▶ _Action item_
Begin at the first line below and copy each line exactly, ending with the line where "f₃(x₁, x₂, x₃)" appears.

▶ _The input_
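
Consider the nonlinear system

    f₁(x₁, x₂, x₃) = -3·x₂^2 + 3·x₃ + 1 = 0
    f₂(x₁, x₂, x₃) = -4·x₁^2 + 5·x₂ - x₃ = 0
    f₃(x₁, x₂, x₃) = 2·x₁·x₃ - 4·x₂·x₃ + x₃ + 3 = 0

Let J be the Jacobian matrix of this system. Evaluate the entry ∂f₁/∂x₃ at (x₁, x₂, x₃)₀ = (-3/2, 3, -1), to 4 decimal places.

3.0000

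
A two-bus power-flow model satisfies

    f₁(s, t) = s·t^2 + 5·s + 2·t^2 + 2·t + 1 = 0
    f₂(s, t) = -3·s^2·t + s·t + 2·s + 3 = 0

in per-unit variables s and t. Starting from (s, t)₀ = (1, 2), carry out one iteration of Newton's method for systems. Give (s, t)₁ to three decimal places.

(1.617, 0.032)

At (1, 2): F = (22.000, 1.000).
Jacobian J = [[t^2 + 5, 2·s·t + 4·t + 2], [-6·s·t + t + 2, -3·s^2 + s]].
At the point, J = [[9.000, 14.000], [-8.000, -2.000]] (det J = 94.000).
Solving J·Δ = −F gives Δ = (0.617, -1.968).
Then the next iterate is (s, t)₁ = (1.617, 0.032).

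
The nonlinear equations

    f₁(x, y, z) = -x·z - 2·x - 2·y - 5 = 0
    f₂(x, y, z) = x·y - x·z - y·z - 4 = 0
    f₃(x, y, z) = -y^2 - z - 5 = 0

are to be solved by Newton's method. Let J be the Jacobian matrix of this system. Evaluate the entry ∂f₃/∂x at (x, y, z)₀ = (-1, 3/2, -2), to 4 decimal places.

0.0000

∂f₃/∂x = 0.
At (-1, 3/2, -2) this is 0.0000.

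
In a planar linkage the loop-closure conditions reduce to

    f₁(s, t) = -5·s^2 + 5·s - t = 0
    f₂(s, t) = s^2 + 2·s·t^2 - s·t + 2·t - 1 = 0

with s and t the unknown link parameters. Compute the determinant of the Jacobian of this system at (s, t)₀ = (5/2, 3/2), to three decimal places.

J = [[-10·s + 5, -1], [2·s + 2·t^2 - t, 4·s·t - s + 2]].
At the point, J = [[-20.000, -1.000], [8.000, 14.500]].
det J = -282.000.

-282.000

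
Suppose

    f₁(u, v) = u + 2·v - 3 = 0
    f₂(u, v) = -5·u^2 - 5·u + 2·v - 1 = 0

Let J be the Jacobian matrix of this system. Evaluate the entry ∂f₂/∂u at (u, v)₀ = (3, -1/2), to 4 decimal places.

-35.0000

∂f₂/∂u = -10·u - 5.
At (3, -1/2) this is -35.0000.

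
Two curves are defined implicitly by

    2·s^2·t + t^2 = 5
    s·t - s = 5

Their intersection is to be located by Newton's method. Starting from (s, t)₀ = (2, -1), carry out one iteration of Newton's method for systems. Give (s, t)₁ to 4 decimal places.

At (2, -1): F = (-12.0000, -9.0000).
Jacobian J = [[4·s·t, 2·s^2 + 2·t], [t - 1, s]].
At the point, J = [[-8.0000, 6.0000], [-2.0000, 2.0000]] (det J = -4.0000).
Solving J·Δ = −F gives Δ = (7.5000, 12.0000).
Then the next iterate is (s, t)₁ = (9.5000, 11.0000).

(9.5000, 11.0000)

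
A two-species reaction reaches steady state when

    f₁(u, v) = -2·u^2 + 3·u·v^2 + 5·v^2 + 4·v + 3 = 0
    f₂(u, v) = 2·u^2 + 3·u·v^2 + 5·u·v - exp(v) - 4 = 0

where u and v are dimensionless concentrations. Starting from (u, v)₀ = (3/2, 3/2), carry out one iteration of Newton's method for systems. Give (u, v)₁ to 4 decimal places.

At (3/2, 3/2): F = (25.8750, 17.393311).
Jacobian J = [[-4·u + 3·v^2, 6·u·v + 10·v + 4], [4·u + 3·v^2 + 5·v, 6·u·v + 5·u - exp(v)]].
At the point, J = [[0.7500, 32.5000], [20.2500, 16.518311]] (det J = -645.736267).
Solving J·Δ = −F gives Δ = (-0.2135, -0.7912).
Then the next iterate is (u, v)₁ = (1.2865, 0.7088).

(1.2865, 0.7088)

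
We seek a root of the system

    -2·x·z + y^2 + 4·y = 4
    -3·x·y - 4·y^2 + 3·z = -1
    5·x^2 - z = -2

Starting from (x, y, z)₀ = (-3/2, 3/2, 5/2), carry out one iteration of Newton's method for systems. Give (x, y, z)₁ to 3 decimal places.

At (-3/2, 3/2, 5/2): F = (11.750, 6.250, 10.750).
Jacobian J = [[-2·z, 2·y + 4, -2·x], [-3·y, -3·x - 8·y, 3], [10·x, 0, -1]].
At the point, J = [[-5.000, 7.000, 3.000], [-4.500, -7.500, 3.000], [-15.000, 0.000, -1.000]] (det J = -721.500).
Solving J·Δ = −F gives Δ = (0.831, -0.351, -1.714).
Then the next iterate is (x, y, z)₁ = (-0.669, 1.149, 0.786).

(-0.669, 1.149, 0.786)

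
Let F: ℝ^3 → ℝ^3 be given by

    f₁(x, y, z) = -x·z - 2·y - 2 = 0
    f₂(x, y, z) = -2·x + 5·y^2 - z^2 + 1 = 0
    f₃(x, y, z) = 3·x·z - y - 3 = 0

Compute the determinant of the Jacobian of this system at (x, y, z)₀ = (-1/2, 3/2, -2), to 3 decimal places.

J = [[-z, -2, -x], [-2, 10·y, -2·z], [3·z, -1, 3·x]].
At the point, J = [[2.000, -2.000, 0.500], [-2.000, 15.000, 4.000], [-6.000, -1.000, -1.500]].
det J = 63.000.

63.000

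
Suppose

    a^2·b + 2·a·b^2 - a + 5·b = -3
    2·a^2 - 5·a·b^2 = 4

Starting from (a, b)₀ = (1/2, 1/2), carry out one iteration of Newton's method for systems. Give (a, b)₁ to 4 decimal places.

At (1/2, 1/2): F = (5.3750, -4.1250).
Jacobian J = [[2·a·b + 2·b^2 - 1, a^2 + 4·a·b + 5], [4·a - 5·b^2, -10·a·b]].
At the point, J = [[0.0000, 6.2500], [0.7500, -2.5000]] (det J = -4.6875).
Solving J·Δ = −F gives Δ = (2.6333, -0.8600).
Then the next iterate is (a, b)₁ = (3.1333, -0.3600).

(3.1333, -0.3600)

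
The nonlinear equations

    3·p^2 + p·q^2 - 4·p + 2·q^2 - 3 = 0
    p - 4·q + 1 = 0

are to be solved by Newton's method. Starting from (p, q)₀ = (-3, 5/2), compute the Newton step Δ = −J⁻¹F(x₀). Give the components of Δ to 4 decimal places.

(2.6324, -2.3419)

At (-3, 5/2): F = (29.7500, -12.0000).
Jacobian J = [[6·p + q^2 - 4, 2·p·q + 4·q], [1, -4]].
At the point, J = [[-15.7500, -5.0000], [1.0000, -4.0000]] (det J = 68.0000).
Solving J·Δ = −F gives Δ = (2.6324, -2.3419).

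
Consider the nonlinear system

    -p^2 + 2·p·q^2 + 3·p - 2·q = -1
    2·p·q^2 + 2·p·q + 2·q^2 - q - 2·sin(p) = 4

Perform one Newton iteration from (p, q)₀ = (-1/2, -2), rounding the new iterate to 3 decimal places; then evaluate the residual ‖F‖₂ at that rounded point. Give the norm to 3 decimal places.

0.931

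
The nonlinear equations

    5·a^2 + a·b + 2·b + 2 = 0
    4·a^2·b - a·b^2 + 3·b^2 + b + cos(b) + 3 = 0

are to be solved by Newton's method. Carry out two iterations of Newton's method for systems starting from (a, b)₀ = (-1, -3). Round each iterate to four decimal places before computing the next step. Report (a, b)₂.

(-0.0825, -0.0906)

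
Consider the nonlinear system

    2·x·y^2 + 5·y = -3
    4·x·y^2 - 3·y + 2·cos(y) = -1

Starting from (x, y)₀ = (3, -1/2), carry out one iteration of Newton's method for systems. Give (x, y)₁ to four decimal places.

(-0.4593, -0.2297)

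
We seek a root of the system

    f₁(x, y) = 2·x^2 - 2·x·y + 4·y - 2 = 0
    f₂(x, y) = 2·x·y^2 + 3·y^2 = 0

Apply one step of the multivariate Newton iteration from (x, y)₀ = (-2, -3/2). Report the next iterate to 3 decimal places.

(-2.000, -0.750)

At (-2, -3/2): F = (-6.000, -2.250).
Jacobian J = [[4·x - 2·y, -2·x + 4], [2·y^2, 4·x·y + 6·y]].
At the point, J = [[-5.000, 8.000], [4.500, 3.000]] (det J = -51.000).
Solving J·Δ = −F gives Δ = (0.000, 0.750).
Then the next iterate is (x, y)₁ = (-2.000, -0.750).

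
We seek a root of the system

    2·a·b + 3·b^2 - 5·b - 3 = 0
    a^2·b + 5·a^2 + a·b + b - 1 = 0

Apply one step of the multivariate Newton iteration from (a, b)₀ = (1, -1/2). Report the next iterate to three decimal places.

(0.734, -0.581)

At (1, -1/2): F = (-0.750, 2.500).
Jacobian J = [[2·b, 2·a + 6·b - 5], [2·a·b + 10·a + b, a^2 + a + 1]].
At the point, J = [[-1.000, -6.000], [8.500, 3.000]] (det J = 48.000).
Solving J·Δ = −F gives Δ = (-0.266, -0.081).
Then the next iterate is (a, b)₁ = (0.734, -0.581).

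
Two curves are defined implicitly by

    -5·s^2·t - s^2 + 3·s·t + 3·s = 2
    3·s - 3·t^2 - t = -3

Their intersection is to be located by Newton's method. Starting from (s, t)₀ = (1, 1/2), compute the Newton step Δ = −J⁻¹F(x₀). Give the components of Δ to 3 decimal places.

At (1, 1/2): F = (-1.000, 4.750).
Jacobian J = [[-10·s·t - 2·s + 3·t + 3, -5·s^2 + 3·s], [3, -6·t - 1]].
At the point, J = [[-2.500, -2.000], [3.000, -4.000]] (det J = 16.000).
Solving J·Δ = −F gives Δ = (-0.844, 0.555).

(-0.844, 0.555)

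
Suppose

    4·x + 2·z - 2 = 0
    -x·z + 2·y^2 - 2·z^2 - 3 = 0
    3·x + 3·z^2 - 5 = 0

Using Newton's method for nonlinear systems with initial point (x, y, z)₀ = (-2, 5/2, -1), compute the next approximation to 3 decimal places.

(0.933, 1.577, -0.867)

At (-2, 5/2, -1): F = (-12.000, 5.500, -8.000).
Jacobian J = [[4, 0, 2], [-z, 4·y, -x - 4·z], [3, 0, 6·z]].
At the point, J = [[4.000, 0.000, 2.000], [1.000, 10.000, 6.000], [3.000, 0.000, -6.000]] (det J = -300.000).
Solving J·Δ = −F gives Δ = (2.933, -0.923, 0.133).
Then the next iterate is (x, y, z)₁ = (0.933, 1.577, -0.867).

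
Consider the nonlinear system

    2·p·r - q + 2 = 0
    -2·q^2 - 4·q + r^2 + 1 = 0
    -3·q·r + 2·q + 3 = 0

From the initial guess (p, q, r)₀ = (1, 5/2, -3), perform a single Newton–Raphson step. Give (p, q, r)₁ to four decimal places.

At (1, 5/2, -3): F = (-6.5000, -12.5000, 30.5000).
Jacobian J = [[2·r, -1, 2·p], [0, -4·q - 4, 2·r], [0, -3·r + 2, -3·q]].
At the point, J = [[-6.0000, -1.0000, 2.0000], [0.0000, -14.0000, -6.0000], [0.0000, 11.0000, -7.5000]] (det J = -1026.0000).
Solving J·Δ = −F gives Δ = (-0.2493, -1.6184, 1.6930).
Then the next iterate is (p, q, r)₁ = (0.7507, 0.8816, -1.3070).

(0.7507, 0.8816, -1.3070)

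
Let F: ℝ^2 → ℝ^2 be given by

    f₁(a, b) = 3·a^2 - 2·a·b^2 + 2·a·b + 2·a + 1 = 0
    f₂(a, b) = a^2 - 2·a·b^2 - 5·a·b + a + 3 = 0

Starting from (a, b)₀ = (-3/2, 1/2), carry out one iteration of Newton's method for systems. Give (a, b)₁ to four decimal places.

(-0.8846, 0.0073)

At (-3/2, 1/2): F = (4.0000, 8.2500).
Jacobian J = [[6·a - 2·b^2 + 2·b + 2, -4·a·b + 2·a], [2·a - 2·b^2 - 5·b + 1, -4·a·b - 5·a]].
At the point, J = [[-6.5000, 0.0000], [-5.0000, 10.5000]] (det J = -68.2500).
Solving J·Δ = −F gives Δ = (0.6154, -0.4927).
Then the next iterate is (a, b)₁ = (-0.8846, 0.0073).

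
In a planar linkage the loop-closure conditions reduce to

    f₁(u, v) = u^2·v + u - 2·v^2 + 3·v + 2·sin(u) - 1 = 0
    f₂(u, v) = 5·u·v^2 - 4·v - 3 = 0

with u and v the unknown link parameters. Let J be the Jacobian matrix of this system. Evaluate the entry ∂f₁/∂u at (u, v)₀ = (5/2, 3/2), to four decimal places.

6.8977

∂f₁/∂u = 2·u·v + 2·cos(u) + 1.
At (5/2, 3/2) this is 6.8977.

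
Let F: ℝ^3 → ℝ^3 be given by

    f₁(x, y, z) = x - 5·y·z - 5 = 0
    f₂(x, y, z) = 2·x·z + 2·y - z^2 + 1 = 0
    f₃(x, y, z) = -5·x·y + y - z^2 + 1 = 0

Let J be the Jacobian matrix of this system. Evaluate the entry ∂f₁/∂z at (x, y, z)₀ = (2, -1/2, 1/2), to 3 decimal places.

2.500

∂f₁/∂z = -5·y.
At (2, -1/2, 1/2) this is 2.500.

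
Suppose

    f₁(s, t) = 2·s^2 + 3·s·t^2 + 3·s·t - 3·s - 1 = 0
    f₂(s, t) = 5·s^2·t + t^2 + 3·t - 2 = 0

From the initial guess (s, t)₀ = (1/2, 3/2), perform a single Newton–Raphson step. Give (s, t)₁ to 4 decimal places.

(0.9595, 0.1109)

At (1/2, 3/2): F = (3.6250, 6.6250).
Jacobian J = [[4·s + 3·t^2 + 3·t - 3, 6·s·t + 3·s], [10·s·t, 5·s^2 + 2·t + 3]].
At the point, J = [[10.2500, 6.0000], [7.5000, 7.2500]] (det J = 29.3125).
Solving J·Δ = −F gives Δ = (0.4595, -1.3891).
Then the next iterate is (s, t)₁ = (0.9595, 0.1109).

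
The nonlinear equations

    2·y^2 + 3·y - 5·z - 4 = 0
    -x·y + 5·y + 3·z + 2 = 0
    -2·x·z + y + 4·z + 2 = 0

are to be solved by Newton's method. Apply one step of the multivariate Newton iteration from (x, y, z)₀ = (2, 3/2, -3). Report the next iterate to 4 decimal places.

At (2, 3/2, -3): F = (20.0000, -2.5000, 3.5000).
Jacobian J = [[0, 4·y + 3, -5], [-y, -x + 5, 3], [-2·z, 1, -2·x + 4]].
At the point, J = [[0.0000, 9.0000, -5.0000], [-1.5000, 3.0000, 3.0000], [6.0000, 1.0000, 0.0000]] (det J = 259.5000).
Solving J·Δ = −F gives Δ = (-0.3834, -1.1994, 1.8410).
Then the next iterate is (x, y, z)₁ = (1.6166, 0.3006, -1.1590).

(1.6166, 0.3006, -1.1590)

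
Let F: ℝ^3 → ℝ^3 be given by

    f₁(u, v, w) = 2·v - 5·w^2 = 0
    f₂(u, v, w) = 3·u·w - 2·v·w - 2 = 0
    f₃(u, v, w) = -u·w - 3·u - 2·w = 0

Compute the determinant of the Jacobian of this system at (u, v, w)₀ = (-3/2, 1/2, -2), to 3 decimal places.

J = [[0, 2, -10·w], [3·w, -2·w, 3·u - 2·v], [-w - 3, 0, -u - 2]].
At the point, J = [[0.000, 2.000, 20.000], [-6.000, 4.000, -5.500], [-1.000, 0.000, -0.500]].
det J = 85.000.

85.000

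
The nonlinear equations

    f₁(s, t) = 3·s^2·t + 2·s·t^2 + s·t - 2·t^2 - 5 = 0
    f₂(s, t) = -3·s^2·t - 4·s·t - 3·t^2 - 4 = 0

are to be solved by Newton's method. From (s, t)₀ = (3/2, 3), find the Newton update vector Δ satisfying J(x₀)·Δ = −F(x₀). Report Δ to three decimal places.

At (3/2, 3): F = (28.750, -69.250).
Jacobian J = [[6·s·t + 2·t^2 + t, 3·s^2 + 4·s·t + s - 4·t], [-6·s·t - 4·t, -3·s^2 - 4·s - 6·t]].
At the point, J = [[48.000, 14.250], [-39.000, -30.750]] (det J = -920.250).
Solving J·Δ = −F gives Δ = (0.112, -2.394).

(0.112, -2.394)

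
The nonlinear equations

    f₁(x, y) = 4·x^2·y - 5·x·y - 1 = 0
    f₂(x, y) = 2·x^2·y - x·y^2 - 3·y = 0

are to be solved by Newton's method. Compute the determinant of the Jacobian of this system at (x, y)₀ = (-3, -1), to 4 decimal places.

J = [[8·x·y - 5·y, 4·x^2 - 5·x], [4·x·y - y^2, 2·x^2 - 2·x·y - 3]].
At the point, J = [[29.0000, 51.0000], [11.0000, 9.0000]].
det J = -300.0000.

-300.0000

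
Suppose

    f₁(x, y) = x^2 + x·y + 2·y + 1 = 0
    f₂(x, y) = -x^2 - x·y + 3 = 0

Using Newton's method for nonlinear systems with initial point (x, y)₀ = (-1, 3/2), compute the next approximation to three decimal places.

(-1.000, -2.000)

At (-1, 3/2): F = (3.500, 3.500).
Jacobian J = [[2·x + y, x + 2], [-2·x - y, -x]].
At the point, J = [[-0.500, 1.000], [0.500, 1.000]] (det J = -1.000).
Solving J·Δ = −F gives Δ = (0.000, -3.500).
Then the next iterate is (x, y)₁ = (-1.000, -2.000).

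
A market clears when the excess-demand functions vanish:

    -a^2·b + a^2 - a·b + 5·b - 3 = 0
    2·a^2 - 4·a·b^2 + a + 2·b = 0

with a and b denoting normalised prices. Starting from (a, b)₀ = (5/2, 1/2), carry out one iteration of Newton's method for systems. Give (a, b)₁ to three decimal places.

At (5/2, 1/2): F = (1.375, 13.500).
Jacobian J = [[-2·a·b + 2·a - b, -a^2 - a + 5], [4·a - 4·b^2 + 1, -8·a·b + 2]].
At the point, J = [[2.000, -3.750], [10.000, -8.000]] (det J = 21.500).
Solving J·Δ = −F gives Δ = (-1.843, -0.616).
Then the next iterate is (a, b)₁ = (0.657, -0.116).

(0.657, -0.116)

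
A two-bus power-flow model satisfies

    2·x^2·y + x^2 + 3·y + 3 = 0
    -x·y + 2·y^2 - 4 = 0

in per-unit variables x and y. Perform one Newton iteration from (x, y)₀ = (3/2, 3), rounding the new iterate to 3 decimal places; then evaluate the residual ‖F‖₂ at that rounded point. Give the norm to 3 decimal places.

10.290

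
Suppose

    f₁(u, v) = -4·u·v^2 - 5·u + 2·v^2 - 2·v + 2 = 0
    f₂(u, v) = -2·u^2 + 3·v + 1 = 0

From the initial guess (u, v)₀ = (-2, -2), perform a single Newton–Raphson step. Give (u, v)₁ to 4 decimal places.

(-0.6154, -1.3590)

At (-2, -2): F = (56.0000, -13.0000).
Jacobian J = [[-4·v^2 - 5, -8·u·v + 4·v - 2], [-4·u, 3]].
At the point, J = [[-21.0000, -42.0000], [8.0000, 3.0000]] (det J = 273.0000).
Solving J·Δ = −F gives Δ = (1.3846, 0.6410).
Then the next iterate is (u, v)₁ = (-0.6154, -1.3590).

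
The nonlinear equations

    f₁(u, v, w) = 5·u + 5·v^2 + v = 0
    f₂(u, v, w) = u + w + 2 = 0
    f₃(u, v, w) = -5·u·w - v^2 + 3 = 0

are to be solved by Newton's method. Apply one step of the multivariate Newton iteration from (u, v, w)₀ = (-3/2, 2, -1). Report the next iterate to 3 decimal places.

(-2.785, 1.615, 0.785)

At (-3/2, 2, -1): F = (14.500, -0.500, -8.500).
Jacobian J = [[5, 10·v + 1, 0], [1, 0, 1], [-5·w, -2·v, -5·u]].
At the point, J = [[5.000, 21.000, 0.000], [1.000, 0.000, 1.000], [5.000, -4.000, 7.500]] (det J = -32.500).
Solving J·Δ = −F gives Δ = (-1.285, -0.385, 1.785).
Then the next iterate is (u, v, w)₁ = (-2.785, 1.615, 0.785).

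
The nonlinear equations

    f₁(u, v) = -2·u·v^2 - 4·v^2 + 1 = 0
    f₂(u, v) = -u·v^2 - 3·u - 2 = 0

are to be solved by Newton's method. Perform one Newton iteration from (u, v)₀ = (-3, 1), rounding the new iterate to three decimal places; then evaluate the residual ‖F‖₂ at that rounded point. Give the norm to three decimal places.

86.163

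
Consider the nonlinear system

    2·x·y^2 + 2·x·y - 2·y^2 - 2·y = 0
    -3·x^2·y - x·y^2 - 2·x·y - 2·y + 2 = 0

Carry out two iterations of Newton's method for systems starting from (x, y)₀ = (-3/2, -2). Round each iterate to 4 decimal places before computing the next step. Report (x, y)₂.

At (-3/2, -2): F = (-10.0000, 19.5000).
Jacobian J = [[2·y^2 + 2·y, 4·x·y + 2·x - 4·y - 2], [-6·x·y - y^2 - 2·y, -3·x^2 - 2·x·y - 2·x - 2]].
At the point, J = [[4.0000, 15.0000], [-18.0000, -11.7500]] (det J = 223.0000).
Solving J·Δ = −F gives Δ = (0.7848, 0.4574).
Then the next iterate is (x, y)₁ = (-0.7152, -1.5426).
Round to (-0.7152, -1.5426) and repeat: F = (-2.871295, 6.947736), J = [[1.674030, 7.153070], [-5.914020, -4.310668]].
Δ = (1.0636, 0.1525), so (x, y)₂ = (0.3484, -1.3901).

(0.3484, -1.3901)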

▶ _Solution for this exercise_
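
Consider the nonlinear system

    f₁(x₁, x₂, x₃) = -3·x₂^2 + 3·x₃ + 1 = 0
    f₂(x₁, x₂, x₃) = -4·x₁^2 + 5·x₂ - x₃ = 0
    f₃(x₁, x₂, x₃) = 2·x₁·x₃ - 4·x₂·x₃ + x₃ + 3 = 0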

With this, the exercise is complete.